Instructions for the task
Only these lines of the data below are wanted: the one with "molecular formula: N(C(OC)=O)C(C(CCCC)O)(C(C([O-])=O)(CC#N)OC)F", the one with "Determine the index", and any lines between them, each repeated exactly.
Task inputs Start Marker
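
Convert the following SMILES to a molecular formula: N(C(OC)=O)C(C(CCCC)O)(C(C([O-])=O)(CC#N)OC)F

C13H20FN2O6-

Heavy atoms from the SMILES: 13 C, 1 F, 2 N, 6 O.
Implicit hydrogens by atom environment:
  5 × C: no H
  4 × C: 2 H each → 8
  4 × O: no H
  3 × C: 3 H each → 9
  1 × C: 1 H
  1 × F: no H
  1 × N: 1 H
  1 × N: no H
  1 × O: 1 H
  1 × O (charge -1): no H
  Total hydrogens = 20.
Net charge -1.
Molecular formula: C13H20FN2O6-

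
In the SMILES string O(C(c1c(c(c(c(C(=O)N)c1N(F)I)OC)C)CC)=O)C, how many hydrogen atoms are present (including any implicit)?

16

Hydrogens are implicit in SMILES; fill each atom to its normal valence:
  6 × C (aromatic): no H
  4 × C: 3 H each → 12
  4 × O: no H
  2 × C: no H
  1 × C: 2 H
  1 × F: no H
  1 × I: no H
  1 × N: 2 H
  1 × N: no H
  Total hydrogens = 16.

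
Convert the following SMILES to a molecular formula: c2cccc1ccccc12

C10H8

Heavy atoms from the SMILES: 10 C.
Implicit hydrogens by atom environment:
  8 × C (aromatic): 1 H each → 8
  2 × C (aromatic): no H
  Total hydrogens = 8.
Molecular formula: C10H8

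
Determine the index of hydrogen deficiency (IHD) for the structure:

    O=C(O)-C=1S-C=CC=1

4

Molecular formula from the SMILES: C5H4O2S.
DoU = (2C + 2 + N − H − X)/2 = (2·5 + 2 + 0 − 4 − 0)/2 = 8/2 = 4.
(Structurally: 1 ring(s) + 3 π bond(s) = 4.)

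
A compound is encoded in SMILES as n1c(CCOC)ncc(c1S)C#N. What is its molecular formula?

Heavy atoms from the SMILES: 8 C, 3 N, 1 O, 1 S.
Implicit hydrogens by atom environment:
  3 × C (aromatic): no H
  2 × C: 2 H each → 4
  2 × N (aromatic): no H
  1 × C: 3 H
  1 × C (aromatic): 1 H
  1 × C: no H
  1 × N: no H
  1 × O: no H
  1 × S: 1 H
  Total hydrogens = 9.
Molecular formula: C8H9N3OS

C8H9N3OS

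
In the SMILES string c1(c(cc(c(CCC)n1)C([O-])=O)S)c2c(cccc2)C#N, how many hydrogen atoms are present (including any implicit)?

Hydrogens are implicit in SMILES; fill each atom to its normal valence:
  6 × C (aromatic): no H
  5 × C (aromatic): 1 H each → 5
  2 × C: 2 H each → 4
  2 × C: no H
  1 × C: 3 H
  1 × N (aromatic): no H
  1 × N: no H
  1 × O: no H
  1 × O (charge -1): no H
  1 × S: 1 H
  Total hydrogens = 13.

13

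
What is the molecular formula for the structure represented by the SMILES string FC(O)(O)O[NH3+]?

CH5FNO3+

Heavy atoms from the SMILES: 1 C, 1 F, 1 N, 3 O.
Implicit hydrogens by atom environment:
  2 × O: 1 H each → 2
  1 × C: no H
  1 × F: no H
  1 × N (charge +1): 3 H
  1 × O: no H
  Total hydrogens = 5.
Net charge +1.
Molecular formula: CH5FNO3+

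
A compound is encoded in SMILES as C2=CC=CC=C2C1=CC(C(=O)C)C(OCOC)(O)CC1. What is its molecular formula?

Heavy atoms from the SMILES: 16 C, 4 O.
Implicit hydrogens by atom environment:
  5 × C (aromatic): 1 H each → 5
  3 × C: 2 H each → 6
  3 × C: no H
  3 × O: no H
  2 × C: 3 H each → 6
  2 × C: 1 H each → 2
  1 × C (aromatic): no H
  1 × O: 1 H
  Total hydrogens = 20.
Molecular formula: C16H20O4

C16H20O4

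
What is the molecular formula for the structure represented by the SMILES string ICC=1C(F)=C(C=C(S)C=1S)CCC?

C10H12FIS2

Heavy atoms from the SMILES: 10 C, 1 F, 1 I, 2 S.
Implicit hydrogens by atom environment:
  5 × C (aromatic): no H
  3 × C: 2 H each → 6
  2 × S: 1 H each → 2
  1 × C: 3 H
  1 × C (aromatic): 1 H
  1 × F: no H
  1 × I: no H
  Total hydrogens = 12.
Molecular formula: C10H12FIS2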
Task inputs End Marker
Task inputs Start Marker
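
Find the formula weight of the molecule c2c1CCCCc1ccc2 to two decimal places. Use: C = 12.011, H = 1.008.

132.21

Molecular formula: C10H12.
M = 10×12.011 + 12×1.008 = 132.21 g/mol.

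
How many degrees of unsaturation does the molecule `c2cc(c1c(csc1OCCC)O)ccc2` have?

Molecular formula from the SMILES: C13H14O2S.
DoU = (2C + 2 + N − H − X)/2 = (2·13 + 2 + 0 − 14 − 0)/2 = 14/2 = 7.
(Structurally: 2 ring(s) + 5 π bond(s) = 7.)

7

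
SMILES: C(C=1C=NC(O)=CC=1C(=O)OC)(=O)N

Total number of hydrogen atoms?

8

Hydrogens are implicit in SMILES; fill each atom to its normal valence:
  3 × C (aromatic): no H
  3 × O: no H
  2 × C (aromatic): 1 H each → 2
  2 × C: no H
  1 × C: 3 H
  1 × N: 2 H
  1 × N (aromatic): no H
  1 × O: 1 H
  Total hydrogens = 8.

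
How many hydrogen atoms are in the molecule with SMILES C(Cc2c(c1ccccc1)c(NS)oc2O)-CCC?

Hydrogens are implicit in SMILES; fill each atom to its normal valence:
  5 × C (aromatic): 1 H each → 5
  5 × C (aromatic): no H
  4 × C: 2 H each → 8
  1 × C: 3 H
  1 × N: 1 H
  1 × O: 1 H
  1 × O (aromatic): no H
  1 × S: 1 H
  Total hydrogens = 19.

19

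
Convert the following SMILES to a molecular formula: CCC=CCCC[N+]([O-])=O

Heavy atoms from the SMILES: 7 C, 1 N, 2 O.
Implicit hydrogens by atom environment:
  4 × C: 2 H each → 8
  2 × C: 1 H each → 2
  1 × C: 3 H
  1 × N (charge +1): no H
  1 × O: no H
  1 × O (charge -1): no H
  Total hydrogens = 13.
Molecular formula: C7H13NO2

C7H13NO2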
Task inputs End Marker
Task inputs Start Marker
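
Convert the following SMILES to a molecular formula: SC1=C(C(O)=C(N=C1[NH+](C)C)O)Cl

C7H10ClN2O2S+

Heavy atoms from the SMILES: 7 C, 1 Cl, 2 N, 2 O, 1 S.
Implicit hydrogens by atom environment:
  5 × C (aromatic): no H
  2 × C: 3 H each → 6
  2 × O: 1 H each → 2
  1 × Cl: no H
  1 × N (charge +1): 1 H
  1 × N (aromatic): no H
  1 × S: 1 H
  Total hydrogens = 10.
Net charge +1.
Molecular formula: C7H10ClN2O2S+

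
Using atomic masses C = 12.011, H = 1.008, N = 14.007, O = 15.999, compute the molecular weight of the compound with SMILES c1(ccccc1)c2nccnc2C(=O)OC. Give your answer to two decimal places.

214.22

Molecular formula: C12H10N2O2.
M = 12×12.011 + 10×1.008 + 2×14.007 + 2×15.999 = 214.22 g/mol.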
Task inputs End Marker
Result for this task
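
Convert the following SMILES to a molecular formula: N(C(OC)=O)C(C(CCCC)O)(C(C([O-])=O)(CC#N)OC)F

C13H20FN2O6-

Heavy atoms from the SMILES: 13 C, 1 F, 2 N, 6 O.
Implicit hydrogens by atom environment:
  5 × C: no H
  4 × C: 2 H each → 8
  4 × O: no H
  3 × C: 3 H each → 9
  1 × C: 1 H
  1 × F: no H
  1 × N: 1 H
  1 × N: no H
  1 × O: 1 H
  1 × O (charge -1): no H
  Total hydrogens = 20.
Net charge -1.
Molecular formula: C13H20FN2O6-

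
In the SMILES string O(C(c1c(c(c(c(C(=O)N)c1N(F)I)OC)C)CC)=O)C, how many hydrogen atoms are present (including any implicit)?

16

Hydrogens are implicit in SMILES; fill each atom to its normal valence:
  6 × C (aromatic): no H
  4 × C: 3 H each → 12
  4 × O: no H
  2 × C: no H
  1 × C: 2 H
  1 × F: no H
  1 × I: no H
  1 × N: 2 H
  1 × N: no H
  Total hydrogens = 16.

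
Convert the following SMILES to a molecular formula: c2cccc1ccccc12

C10H8

Heavy atoms from the SMILES: 10 C.
Implicit hydrogens by atom environment:
  8 × C (aromatic): 1 H each → 8
  2 × C (aromatic): no H
  Total hydrogens = 8.
Molecular formula: C10H8

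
Determine the index of hydrogen deficiency (IHD) for the structure: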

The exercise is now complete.